- **What you have to do**:
What you return should be every line of the material, unchanged.

- **Source material**:
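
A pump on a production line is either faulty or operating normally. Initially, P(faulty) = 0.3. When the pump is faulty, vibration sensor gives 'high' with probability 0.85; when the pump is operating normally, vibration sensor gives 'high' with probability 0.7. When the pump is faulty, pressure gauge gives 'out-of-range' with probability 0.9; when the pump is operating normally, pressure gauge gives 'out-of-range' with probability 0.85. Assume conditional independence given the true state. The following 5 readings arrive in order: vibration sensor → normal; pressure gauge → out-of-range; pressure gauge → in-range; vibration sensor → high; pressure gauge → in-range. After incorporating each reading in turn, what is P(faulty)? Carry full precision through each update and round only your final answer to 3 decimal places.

Each posterior becomes the prior for the next update.
After vibration sensor='normal': P(faulty) = 0.15·0.3000 / (0.15·0.3000 + 0.3·0.7000) ≈ 0.1765
After pressure gauge='out-of-range': P(faulty) = 0.9·0.1765 / (0.9·0.1765 + 0.85·0.8235) ≈ 0.1849
After pressure gauge='in-range': P(faulty) = 0.1·0.1849 / (0.1·0.1849 + 0.15·0.8151) ≈ 0.1314
After vibration sensor='high': P(faulty) = 0.85·0.1314 / (0.85·0.1314 + 0.7·0.8686) ≈ 0.1552
After pressure gauge='in-range': P(faulty) = 0.1·0.1552 / (0.1·0.1552 + 0.15·0.8448) ≈ 0.1091

0.109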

- **Task solution**:
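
A pump on a production line is either faulty or operating normally. Initially, P(faulty) = 0.3. When the pump is faulty, vibration sensor gives 'high' with probability 0.85; when the pump is operating normally, vibration sensor gives 'high' with probability 0.7. When the pump is faulty, pressure gauge gives 'out-of-range' with probability 0.9; when the pump is operating normally, pressure gauge gives 'out-of-range' with probability 0.85. Assume conditional independence given the true state. The following 5 readings arrive in order: vibration sensor → normal; pressure gauge → out-of-range; pressure gauge → in-range; vibration sensor → high; pressure gauge → in-range. After incorporating each reading in turn, what is P(faulty)? Carry full precision through each update and round only your final answer to 3 decimal places.

Each posterior becomes the prior for the next update.
After vibration sensor='normal': P(faulty) = 0.15·0.3000 / (0.15·0.3000 + 0.3·0.7000) ≈ 0.1765
After pressure gauge='out-of-range': P(faulty) = 0.9·0.1765 / (0.9·0.1765 + 0.85·0.8235) ≈ 0.1849
After pressure gauge='in-range': P(faulty) = 0.1·0.1849 / (0.1·0.1849 + 0.15·0.8151) ≈ 0.1314
After vibration sensor='high': P(faulty) = 0.85·0.1314 / (0.85·0.1314 + 0.7·0.8686) ≈ 0.1552
After pressure gauge='in-range': P(faulty) = 0.1·0.1552 / (0.1·0.1552 + 0.15·0.8448) ≈ 0.1091

0.109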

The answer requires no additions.